→ Exercise: Lines with "subject" in the entries below: count them and reply with the number alone.

[[ Provided data, beginning ]]

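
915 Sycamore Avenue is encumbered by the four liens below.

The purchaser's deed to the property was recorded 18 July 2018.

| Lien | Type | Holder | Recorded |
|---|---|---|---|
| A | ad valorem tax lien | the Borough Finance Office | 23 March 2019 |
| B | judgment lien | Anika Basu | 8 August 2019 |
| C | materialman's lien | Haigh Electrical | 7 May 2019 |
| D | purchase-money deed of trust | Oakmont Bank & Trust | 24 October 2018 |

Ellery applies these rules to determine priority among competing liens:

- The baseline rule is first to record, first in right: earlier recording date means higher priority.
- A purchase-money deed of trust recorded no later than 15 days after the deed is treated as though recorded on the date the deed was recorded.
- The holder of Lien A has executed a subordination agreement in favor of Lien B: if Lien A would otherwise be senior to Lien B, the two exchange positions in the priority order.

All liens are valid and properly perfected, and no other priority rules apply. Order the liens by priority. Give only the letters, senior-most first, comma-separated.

D, B, C, A

Adjusting effective dates: D was recorded 98 days after the deed, outside the 15-day window, so it keeps its recording date.
Ordering by effective date: D (24 October 2018), A (23 March 2019), C (7 May 2019), B (8 August 2019).
Because A would otherwise rank above B, the subordination swaps them.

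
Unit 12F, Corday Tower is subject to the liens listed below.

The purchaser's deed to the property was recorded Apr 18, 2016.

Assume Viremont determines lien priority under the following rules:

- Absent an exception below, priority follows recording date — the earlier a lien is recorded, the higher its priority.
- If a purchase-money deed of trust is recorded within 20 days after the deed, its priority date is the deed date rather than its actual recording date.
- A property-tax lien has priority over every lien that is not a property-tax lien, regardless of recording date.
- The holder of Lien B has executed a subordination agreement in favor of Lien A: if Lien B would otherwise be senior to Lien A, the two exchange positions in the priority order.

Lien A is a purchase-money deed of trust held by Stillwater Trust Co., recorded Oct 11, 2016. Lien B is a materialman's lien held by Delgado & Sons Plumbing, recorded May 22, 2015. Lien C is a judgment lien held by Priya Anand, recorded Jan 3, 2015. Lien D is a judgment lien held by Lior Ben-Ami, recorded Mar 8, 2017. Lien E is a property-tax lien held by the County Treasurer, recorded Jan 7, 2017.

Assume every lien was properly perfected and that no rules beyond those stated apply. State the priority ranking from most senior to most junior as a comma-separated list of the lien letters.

E, C, A, B, D

Effective dates: A was recorded 176 days after the deed — beyond 20 days — so no relation-back applies.
E is a property-tax lien and takes priority over every other lien.
Remaining liens by effective date: C (Jan 3, 2015), B (May 22, 2015), A (Oct 11, 2016), D (Mar 8, 2017).
B would otherwise be senior to A, so under the subordination agreement B and A exchange positions.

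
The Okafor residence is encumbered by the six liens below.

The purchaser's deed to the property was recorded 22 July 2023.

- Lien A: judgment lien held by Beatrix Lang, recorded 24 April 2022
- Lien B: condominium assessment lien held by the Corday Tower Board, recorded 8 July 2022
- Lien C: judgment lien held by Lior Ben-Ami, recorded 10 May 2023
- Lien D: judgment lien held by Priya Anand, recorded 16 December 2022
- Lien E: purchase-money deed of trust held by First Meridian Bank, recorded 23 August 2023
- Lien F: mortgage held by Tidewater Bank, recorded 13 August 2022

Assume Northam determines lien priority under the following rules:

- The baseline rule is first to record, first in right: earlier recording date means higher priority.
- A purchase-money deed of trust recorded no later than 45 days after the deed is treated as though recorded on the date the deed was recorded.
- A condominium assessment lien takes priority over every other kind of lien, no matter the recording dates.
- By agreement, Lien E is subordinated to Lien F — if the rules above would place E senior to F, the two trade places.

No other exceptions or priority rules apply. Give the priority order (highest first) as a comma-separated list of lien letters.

B, A, F, D, C, E

Adjusting effective dates: E was recorded within the 45-day window, so its effective date is the deed date 22 July 2023.
B, as a condominium assessment lien, has superpriority and ranks first.
Remaining liens by effective date: A (24 April 2022), F (13 August 2022), D (16 December 2022), C (10 May 2023), E (22 July 2023).
Since E is not senior to F, the subordination leaves the order unchanged.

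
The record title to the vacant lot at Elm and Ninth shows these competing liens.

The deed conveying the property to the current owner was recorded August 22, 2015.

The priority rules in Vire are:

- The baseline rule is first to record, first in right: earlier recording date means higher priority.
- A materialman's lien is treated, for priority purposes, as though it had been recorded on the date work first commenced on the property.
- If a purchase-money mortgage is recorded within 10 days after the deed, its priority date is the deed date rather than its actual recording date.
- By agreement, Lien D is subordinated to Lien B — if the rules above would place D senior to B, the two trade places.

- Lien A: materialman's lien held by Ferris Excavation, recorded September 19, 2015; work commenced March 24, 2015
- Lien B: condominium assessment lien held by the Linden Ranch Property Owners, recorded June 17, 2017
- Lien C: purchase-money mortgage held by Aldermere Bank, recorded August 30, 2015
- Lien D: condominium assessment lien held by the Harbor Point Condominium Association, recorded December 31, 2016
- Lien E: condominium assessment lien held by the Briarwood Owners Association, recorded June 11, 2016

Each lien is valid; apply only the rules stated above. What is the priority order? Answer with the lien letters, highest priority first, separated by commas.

A, C, E, B, D

Adjusting effective dates: A is treated as recorded March 24, 2015, the work-commencement date; C relates back to the deed date August 22, 2015.
Ordering by effective date: A (March 24, 2015), C (August 22, 2015), E (June 11, 2016), D (December 31, 2016), B (June 17, 2017).
D would otherwise be senior to B, so under the subordination agreement D and B exchange positions.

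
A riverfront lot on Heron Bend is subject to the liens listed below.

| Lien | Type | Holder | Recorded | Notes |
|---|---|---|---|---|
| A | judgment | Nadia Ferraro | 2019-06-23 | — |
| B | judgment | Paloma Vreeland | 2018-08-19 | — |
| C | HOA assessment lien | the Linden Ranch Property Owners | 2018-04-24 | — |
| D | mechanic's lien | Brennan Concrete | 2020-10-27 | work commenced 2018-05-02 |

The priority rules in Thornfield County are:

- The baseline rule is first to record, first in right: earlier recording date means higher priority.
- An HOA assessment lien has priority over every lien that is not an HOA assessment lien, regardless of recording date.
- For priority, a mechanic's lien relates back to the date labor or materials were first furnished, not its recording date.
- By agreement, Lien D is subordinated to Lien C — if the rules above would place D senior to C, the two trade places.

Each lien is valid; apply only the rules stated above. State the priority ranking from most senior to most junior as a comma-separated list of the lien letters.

Adjusting effective dates: D is treated as recorded 2018-05-02, the work-commencement date.
C, as an HOA assessment lien, has superpriority and ranks first.
The other liens, earliest effective date first: D (2018-05-02), B (2018-08-19), A (2019-06-23).
D is already junior to C, so the subordination agreement changes nothing.

C, D, B, A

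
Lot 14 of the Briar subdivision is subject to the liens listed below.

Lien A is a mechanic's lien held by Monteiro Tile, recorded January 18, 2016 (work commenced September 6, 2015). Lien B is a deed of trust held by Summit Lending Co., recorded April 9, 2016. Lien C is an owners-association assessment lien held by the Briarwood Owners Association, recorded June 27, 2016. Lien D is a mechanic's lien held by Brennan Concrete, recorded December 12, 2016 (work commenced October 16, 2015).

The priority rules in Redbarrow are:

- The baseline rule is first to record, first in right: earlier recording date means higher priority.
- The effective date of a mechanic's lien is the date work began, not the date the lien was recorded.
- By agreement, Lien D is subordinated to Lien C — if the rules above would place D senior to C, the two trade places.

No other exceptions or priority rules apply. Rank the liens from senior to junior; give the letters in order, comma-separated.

Effective dates after the stated exceptions: A is treated as recorded September 6, 2015, the work-commencement date; D relates back to October 16, 2015 (work commenced).
Sorted by effective date: A (September 6, 2015), D (October 16, 2015), B (April 9, 2016), C (June 27, 2016).
The subordination applies — D was senior to C — so D and C swap.

A, C, B, D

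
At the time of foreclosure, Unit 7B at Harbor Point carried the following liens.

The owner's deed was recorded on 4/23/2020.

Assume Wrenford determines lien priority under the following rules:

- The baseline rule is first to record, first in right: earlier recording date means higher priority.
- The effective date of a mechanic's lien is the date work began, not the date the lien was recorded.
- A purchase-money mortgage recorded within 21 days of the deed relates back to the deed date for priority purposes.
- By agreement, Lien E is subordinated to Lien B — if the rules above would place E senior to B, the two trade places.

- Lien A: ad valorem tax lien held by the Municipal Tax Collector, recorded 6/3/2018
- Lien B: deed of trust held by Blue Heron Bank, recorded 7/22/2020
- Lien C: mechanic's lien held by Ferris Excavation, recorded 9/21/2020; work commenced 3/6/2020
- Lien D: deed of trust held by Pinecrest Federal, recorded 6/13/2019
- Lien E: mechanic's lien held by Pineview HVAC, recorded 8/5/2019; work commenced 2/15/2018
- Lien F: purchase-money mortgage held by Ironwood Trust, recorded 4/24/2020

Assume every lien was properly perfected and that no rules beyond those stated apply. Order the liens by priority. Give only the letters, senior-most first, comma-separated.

B, A, D, C, F, E

Effective dates after the stated exceptions: C relates back to 3/6/2020 (work commenced); E relates back to 2/15/2018 (work commenced); F was recorded within the 21-day window, so its effective date is the deed date 4/23/2020.
Sorted by effective date: E (2/15/2018), A (6/3/2018), D (6/13/2019), C (3/6/2020), F (4/23/2020), B (7/22/2020).
E is senior to B before the subordination, so the two trade places.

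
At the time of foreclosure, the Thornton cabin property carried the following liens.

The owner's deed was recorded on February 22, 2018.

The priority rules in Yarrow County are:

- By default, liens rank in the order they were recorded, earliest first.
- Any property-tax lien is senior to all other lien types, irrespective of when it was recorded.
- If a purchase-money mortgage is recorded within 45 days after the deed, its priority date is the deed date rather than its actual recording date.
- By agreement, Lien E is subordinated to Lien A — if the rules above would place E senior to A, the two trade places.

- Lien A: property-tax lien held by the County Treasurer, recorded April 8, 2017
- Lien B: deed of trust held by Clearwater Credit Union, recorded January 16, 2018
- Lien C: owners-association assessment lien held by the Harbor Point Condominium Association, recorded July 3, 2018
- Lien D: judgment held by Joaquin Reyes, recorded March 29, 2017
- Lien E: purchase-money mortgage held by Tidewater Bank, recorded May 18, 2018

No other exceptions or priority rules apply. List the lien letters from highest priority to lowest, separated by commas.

Effective dates: E was recorded 85 days after the deed — beyond 45 days — so no relation-back applies.
As a property-tax lien, A is senior to every other lien.
The other liens, earliest effective date first: D (March 29, 2017), B (January 16, 2018), E (May 18, 2018), C (July 3, 2018).
E is already junior to A, so the subordination agreement changes nothing.

A, D, B, E, C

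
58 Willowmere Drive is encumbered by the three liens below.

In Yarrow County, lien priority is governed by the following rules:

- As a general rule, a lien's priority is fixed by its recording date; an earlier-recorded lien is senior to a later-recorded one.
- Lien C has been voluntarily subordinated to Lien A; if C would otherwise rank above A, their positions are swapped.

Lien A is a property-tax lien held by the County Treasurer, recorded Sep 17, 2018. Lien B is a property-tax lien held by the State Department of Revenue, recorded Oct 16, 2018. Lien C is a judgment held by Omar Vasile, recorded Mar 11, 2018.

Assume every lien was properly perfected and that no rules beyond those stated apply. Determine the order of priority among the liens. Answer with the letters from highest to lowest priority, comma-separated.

Sorted by effective date: C (Mar 11, 2018), A (Sep 17, 2018), B (Oct 16, 2018).
C would otherwise be senior to A, so under the subordination agreement C and A exchange positions.

A, C, B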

[[ Provided data, end ]]

→ Task result: 3